WORK TO BE COMPLETED ->
Everything from the line containing "Flight-planning software expects" through the final line of the material is to be restated word for word, and only that.

--

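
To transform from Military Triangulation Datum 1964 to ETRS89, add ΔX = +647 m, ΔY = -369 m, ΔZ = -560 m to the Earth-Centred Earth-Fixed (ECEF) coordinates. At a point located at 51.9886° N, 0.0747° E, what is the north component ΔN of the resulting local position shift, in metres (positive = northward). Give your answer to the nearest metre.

At φ = 51.9886°, λ = 0.0747°: sin φ = 0.787888, cos φ = 0.615818, sin λ = 0.001304, cos λ = 0.999999.
ΔN = −sin φ cos λ·ΔX − sin φ sin λ·ΔY + cos φ·ΔZ = −(0.787888)(0.999999)(647) − (0.787888)(0.001304)(-369) + (0.615818)(-560) = -854.24 m.

ΔN = -854 m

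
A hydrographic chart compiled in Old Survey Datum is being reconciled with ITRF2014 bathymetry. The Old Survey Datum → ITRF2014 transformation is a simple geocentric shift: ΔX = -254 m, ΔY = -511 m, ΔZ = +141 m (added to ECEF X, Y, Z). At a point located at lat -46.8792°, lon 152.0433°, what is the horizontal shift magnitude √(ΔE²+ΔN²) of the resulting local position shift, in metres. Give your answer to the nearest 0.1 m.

576.8 m

At φ = -46.8792°, λ = 152.0433°: sin φ = -0.729914, cos φ = 0.683539, sin λ = 0.468804, cos λ = -0.883302.
ΔE = −sin λ·ΔX + cos λ·ΔY = −(0.468804)·(-254) + (-0.883302)·(-511) = 570.44 m.
ΔN = −sin φ cos λ·ΔX − sin φ sin λ·ΔY + cos φ·ΔZ = −(-0.729914)(-0.883302)(-254) − (-0.729914)(0.468804)(-511) + (0.683539)(141) = 85.28 m.
Horizontal magnitude = √(ΔE² + ΔN²) = √(570.44² + 85.28²) = 576.78 m.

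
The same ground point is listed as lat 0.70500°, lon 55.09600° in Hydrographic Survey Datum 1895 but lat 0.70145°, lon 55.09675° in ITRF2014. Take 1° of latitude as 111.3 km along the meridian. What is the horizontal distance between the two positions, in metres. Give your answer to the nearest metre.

Δφ = 0.70145° − 0.70500° = -0.00355°; Δλ = 55.09675° − 55.09600° = +0.00075°.
ΔN = Δφ × 111300 = -395.1 m; ΔE = Δλ × 111300 × cos(0.70500°) = +0.00075 × 111300 × 0.999924 = 83.5 m.
Distance = √(ΔE² + ΔN²) = √(83.5² + (-395.1)²) = 403.8 m.

404 m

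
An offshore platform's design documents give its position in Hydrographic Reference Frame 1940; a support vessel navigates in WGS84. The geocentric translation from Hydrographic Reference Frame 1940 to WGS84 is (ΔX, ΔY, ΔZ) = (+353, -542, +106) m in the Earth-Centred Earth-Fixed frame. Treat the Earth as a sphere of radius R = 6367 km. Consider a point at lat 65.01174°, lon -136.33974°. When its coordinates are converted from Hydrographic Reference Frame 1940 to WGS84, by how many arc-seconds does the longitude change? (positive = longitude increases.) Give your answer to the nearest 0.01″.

Δλ = 48.76″

sin φ = 0.906394, cos φ = 0.422433, sin λ = -0.690381, cos λ = -0.723446.
East component: ΔE = −sin λ·ΔX + cos λ·ΔY = −(-0.690381)(353) + (-0.723446)(-542) = 635.81 m.
1° of latitude spans πR/180 = 111125 m; at latitude φ, 1° of longitude spans that × cos φ = 46942.9 m, so Δλ = 635.81 / 46942.9 × 3600 = 48.760″.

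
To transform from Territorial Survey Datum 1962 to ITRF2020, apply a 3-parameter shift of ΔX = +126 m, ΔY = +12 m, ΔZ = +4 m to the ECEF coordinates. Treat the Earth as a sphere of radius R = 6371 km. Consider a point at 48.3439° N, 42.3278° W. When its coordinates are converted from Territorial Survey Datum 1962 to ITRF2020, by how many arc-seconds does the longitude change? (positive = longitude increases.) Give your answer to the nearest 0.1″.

Δλ = 4.6″

sin φ = 0.747148, cos φ = 0.664658, sin λ = -0.673371, cos λ = 0.739304.
East component: ΔE = −sin λ·ΔX + cos λ·ΔY = −(-0.673371)(126) + (0.739304)(12) = 93.72 m.
1° of latitude spans πR/180 = 111195 m; at latitude φ, 1° of longitude spans that × cos φ = 73906.6 m, so Δλ = 93.72 / 73906.6 × 3600 = 4.565″.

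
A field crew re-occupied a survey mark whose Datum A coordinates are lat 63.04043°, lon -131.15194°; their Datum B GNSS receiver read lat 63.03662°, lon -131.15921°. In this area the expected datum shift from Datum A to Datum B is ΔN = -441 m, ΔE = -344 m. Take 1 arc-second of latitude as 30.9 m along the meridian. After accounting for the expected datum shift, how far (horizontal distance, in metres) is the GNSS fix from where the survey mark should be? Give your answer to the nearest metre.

Observed coordinate differences: Δφ = -0.00381°, Δλ = -0.00727°.
Converting to metres (1° lat = 111240 m, cos φ = 0.453362): observed ΔN = -423.8 m, observed ΔE = -366.6 m.
Subtracting the expected shift leaves a residual of -423.8 − (-441) = 17.2 m north and -366.6 − (-344) = -22.6 m east.
Residual distance = √(17.2² + (-22.6)²) = 28.4 m.

28 m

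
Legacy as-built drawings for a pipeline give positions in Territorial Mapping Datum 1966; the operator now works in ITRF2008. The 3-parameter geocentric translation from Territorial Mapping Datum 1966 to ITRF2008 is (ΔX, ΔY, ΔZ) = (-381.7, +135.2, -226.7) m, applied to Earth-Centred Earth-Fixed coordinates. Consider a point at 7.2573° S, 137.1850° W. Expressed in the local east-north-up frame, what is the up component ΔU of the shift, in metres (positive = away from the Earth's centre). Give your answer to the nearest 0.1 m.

ΔU = 215.2 m

At φ = -7.2573°, λ = -137.1850°: sin φ = -0.126325, cos φ = 0.991989, sin λ = -0.679633, cos λ = -0.733552.
ΔU = cos φ cos λ·ΔX + cos φ sin λ·ΔY + sin φ·ΔZ = (0.991989)(-0.733552)(-381.7) + (0.991989)(-0.679633)(135.2) + (-0.126325)(-226.7) = 215.24 m.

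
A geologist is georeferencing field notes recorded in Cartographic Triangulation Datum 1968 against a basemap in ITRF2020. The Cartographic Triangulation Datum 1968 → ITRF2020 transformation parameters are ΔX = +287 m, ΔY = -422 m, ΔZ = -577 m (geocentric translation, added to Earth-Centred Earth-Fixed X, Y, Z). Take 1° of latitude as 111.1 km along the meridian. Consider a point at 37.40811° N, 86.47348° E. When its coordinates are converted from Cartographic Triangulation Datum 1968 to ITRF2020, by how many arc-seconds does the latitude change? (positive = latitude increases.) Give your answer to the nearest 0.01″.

Δφ = -6.91″

sin φ = 0.607488, cos φ = 0.794329, sin λ = 0.998106, cos λ = 0.061511.
North component: ΔN = −sin φ cos λ·ΔX − sin φ sin λ·ΔY + cos φ·ΔZ = −(0.607488)(0.061511)(287) − (0.607488)(0.998106)(-422) + (0.794329)(-577) = -213.18 m.
1° of latitude spans 111100 m, so Δφ = -213.18 / 111100 × 3600 = -6.908″.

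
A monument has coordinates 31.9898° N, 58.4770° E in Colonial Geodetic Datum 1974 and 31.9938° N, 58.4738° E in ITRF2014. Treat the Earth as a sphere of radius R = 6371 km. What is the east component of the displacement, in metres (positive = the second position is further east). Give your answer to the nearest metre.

Δφ = 31.9938° − 31.9898° = +0.0040°; Δλ = 58.4738° − 58.4770° = -0.0032°.
1° along a meridian = πR/180 = 111195 m.
ΔN = Δφ × 111195 = 444.8 m; ΔE = Δλ × 111195 × cos(31.9898°) = -0.0032 × 111195 × 0.848142 = -301.8 m.

ΔE = -302 m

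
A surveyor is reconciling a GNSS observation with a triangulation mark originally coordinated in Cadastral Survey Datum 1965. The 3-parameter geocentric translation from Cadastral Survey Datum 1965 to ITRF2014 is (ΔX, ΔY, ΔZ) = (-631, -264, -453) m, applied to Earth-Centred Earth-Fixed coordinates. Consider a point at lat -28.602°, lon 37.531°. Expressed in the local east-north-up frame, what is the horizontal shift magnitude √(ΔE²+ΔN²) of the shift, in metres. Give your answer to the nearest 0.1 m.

735.4 m

The local east axis at (φ, λ) is (−sin λ, cos λ, 0), so ΔE = −sin(37.531°)·(-631) + cos(37.531°)·(-264) = 175.04 m.
The local north axis is (−sin φ cos λ, −sin φ sin λ, cos φ), giving ΔN = -239.552 − 76.991 − 397.719 = -714.26 m.
Horizontal magnitude = √(ΔE² + ΔN²) = √(175.04² + (-714.26)²) = 735.40 m.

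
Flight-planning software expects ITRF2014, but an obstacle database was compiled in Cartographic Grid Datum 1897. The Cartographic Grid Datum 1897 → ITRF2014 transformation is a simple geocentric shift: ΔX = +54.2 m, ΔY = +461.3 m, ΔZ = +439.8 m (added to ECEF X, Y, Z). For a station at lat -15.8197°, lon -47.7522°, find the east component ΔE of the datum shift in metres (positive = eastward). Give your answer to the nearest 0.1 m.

At φ = -15.8197°, λ = -47.7522°: sin φ = -0.272611, cos φ = 0.962124, sin λ = -0.740244, cos λ = 0.672338.
ΔE = −sin λ·ΔX + cos λ·ΔY = −(-0.740244)·(54.2) + (0.672338)·(461.3) = 350.27 m.

ΔE = 350.3 m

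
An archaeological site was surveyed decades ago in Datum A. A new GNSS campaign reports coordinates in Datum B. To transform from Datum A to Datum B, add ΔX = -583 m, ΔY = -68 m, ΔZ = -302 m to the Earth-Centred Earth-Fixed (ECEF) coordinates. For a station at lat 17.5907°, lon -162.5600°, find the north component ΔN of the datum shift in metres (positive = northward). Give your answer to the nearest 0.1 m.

At φ = 17.5907°, λ = -162.5600°: sin φ = 0.302215, cos φ = 0.953240, sin λ = -0.299707, cos λ = -0.954031.
ΔN = −sin φ cos λ·ΔX − sin φ sin λ·ΔY + cos φ·ΔZ = −(0.302215)(-0.954031)(-583) − (0.302215)(-0.299707)(-68) + (0.953240)(-302) = -462.13 m.

ΔN = -462.1 m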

--

RESPONSE TO THIS TASK ->
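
Flight-planning software expects ITRF2014, but an obstacle database was compiled in Cartographic Grid Datum 1897. The Cartographic Grid Datum 1897 → ITRF2014 transformation is a simple geocentric shift: ΔX = +54.2 m, ΔY = +461.3 m, ΔZ = +439.8 m (added to ECEF X, Y, Z). For a station at lat -15.8197°, lon -47.7522°, find the east component ΔE of the datum shift in metres (positive = eastward). Give your answer to the nearest 0.1 m.

At φ = -15.8197°, λ = -47.7522°: sin φ = -0.272611, cos φ = 0.962124, sin λ = -0.740244, cos λ = 0.672338.
ΔE = −sin λ·ΔX + cos λ·ΔY = −(-0.740244)·(54.2) + (0.672338)·(461.3) = 350.27 m.

ΔE = 350.3 m

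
An archaeological site was surveyed decades ago in Datum A. A new GNSS campaign reports coordinates in Datum B. To transform from Datum A to Datum B, add ΔX = -583 m, ΔY = -68 m, ΔZ = -302 m to the Earth-Centred Earth-Fixed (ECEF) coordinates. For a station at lat 17.5907°, lon -162.5600°, find the north component ΔN of the datum shift in metres (positive = northward). Give your answer to the nearest 0.1 m.

At φ = 17.5907°, λ = -162.5600°: sin φ = 0.302215, cos φ = 0.953240, sin λ = -0.299707, cos λ = -0.954031.
ΔN = −sin φ cos λ·ΔX − sin φ sin λ·ΔY + cos φ·ΔZ = −(0.302215)(-0.954031)(-583) − (0.302215)(-0.299707)(-68) + (0.953240)(-302) = -462.13 m.

ΔN = -462.1 m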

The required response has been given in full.